### [INFORMATION]

________________

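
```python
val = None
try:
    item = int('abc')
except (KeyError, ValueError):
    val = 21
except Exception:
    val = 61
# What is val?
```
21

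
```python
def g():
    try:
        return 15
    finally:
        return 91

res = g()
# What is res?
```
91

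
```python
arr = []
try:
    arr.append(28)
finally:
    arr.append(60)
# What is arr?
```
[28, 60]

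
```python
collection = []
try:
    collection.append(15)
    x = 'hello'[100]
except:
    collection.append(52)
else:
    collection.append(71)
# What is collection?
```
[15, 52]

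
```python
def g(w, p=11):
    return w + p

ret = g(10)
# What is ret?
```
21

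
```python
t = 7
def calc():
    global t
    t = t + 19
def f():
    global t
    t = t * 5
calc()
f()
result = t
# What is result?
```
130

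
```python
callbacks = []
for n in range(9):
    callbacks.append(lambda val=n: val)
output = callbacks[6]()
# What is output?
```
6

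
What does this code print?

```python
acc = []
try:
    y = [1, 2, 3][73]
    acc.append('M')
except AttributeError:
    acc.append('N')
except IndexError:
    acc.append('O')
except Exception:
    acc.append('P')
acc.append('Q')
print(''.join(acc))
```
OQ

IndexError matches before generic Exception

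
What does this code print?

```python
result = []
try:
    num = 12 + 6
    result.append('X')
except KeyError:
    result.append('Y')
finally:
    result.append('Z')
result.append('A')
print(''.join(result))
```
XZA

finally runs after normal execution too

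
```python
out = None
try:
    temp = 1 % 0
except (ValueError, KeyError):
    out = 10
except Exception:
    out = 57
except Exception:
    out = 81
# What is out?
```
57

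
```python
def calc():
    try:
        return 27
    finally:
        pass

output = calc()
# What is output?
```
27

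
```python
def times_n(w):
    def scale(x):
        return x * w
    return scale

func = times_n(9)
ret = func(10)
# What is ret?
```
90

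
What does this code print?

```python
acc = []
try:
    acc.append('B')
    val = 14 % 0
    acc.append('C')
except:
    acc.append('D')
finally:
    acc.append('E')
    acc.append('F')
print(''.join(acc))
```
BDEF

Code before exception runs, then except, then all of finally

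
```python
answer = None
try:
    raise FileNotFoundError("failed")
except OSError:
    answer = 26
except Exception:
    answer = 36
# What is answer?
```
26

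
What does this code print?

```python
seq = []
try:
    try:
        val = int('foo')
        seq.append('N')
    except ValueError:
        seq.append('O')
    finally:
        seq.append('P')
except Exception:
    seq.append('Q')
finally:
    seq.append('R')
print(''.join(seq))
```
OPR

Both finally blocks run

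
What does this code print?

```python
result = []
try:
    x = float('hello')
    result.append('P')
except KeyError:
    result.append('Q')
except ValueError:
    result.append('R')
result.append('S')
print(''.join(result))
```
RS

ValueError is caught by its specific handler, not KeyError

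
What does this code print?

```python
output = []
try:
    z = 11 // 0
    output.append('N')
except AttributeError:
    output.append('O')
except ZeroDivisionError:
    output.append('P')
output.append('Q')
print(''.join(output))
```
PQ

ZeroDivisionError is caught by its specific handler, not AttributeError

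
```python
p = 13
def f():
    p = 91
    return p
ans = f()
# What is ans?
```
91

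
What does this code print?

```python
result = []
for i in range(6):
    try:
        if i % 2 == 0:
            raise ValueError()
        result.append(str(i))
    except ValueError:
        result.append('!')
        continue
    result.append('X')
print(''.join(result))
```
!1X!3X!5X

continue in except skips rest of loop body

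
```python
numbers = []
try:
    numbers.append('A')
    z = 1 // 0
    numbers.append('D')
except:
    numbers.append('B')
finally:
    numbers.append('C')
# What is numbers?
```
['A', 'B', 'C']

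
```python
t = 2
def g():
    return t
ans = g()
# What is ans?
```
2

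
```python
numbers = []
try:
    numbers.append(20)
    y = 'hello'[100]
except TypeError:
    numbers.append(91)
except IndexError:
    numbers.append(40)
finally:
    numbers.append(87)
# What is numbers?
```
[20, 40, 87]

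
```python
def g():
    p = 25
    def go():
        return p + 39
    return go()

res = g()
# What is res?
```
64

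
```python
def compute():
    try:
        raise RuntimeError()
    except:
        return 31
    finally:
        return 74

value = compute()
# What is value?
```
74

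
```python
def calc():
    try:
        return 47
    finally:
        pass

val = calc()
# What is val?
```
47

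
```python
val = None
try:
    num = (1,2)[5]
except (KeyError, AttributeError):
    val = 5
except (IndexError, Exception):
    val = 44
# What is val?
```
44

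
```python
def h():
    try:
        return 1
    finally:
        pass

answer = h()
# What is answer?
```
1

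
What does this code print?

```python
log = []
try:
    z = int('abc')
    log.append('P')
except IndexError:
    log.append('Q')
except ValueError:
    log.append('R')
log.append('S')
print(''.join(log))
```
RS

ValueError is caught by its specific handler, not IndexError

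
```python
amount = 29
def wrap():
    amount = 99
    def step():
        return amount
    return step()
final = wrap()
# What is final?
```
99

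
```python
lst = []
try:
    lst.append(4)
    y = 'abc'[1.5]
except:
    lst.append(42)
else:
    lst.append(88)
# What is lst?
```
[4, 42]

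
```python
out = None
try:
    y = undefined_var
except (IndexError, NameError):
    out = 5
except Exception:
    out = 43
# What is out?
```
5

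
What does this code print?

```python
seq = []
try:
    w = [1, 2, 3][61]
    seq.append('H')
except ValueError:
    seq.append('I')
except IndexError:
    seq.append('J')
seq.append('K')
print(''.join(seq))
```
JK

IndexError is caught by its specific handler, not ValueError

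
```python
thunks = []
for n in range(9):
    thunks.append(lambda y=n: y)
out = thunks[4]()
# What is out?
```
4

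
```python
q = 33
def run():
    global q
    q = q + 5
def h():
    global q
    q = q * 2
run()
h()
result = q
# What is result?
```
76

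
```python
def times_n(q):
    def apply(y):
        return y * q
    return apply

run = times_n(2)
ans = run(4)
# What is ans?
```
8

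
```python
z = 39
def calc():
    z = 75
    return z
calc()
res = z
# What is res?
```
39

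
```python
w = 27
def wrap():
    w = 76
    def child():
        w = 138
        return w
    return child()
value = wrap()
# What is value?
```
138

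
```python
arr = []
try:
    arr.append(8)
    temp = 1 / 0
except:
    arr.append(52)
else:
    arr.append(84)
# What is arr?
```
[8, 52]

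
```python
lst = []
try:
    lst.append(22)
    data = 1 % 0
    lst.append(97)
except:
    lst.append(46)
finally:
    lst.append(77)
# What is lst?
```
[22, 46, 77]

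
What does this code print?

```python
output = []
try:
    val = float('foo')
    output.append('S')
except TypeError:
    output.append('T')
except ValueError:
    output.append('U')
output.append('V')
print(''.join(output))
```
UV

ValueError is caught by its specific handler, not TypeError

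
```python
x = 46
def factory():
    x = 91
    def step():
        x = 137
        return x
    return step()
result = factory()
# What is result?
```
137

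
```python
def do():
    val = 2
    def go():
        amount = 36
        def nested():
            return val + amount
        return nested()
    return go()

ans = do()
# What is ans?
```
38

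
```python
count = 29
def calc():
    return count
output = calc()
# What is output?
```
29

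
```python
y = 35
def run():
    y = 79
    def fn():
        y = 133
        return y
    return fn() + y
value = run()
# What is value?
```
212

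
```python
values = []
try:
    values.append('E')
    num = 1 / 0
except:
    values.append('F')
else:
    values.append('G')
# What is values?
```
['E', 'F']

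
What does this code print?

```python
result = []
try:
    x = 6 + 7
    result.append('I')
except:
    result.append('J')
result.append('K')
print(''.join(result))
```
IK

No exception, try block completes normally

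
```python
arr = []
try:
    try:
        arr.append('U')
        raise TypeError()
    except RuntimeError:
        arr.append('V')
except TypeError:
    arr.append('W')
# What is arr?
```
['U', 'W']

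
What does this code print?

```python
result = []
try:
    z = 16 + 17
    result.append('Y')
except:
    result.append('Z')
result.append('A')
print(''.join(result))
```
YA

No exception, try block completes normally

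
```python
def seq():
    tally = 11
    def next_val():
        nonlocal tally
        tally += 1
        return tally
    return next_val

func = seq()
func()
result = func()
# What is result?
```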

________________

### [EXERCISE DIRECTIONS]
Would you please copy every line from the listing above that contains the word "numbers"?

### [OUTPUT FOR THIS TASK]
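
numbers = []
    numbers.append('A')
    numbers.append('D')
    numbers.append('B')
    numbers.append('C')
# What is numbers?
numbers = []
    numbers.append(20)
    numbers.append(91)
    numbers.append(40)
    numbers.append(87)
# What is numbers?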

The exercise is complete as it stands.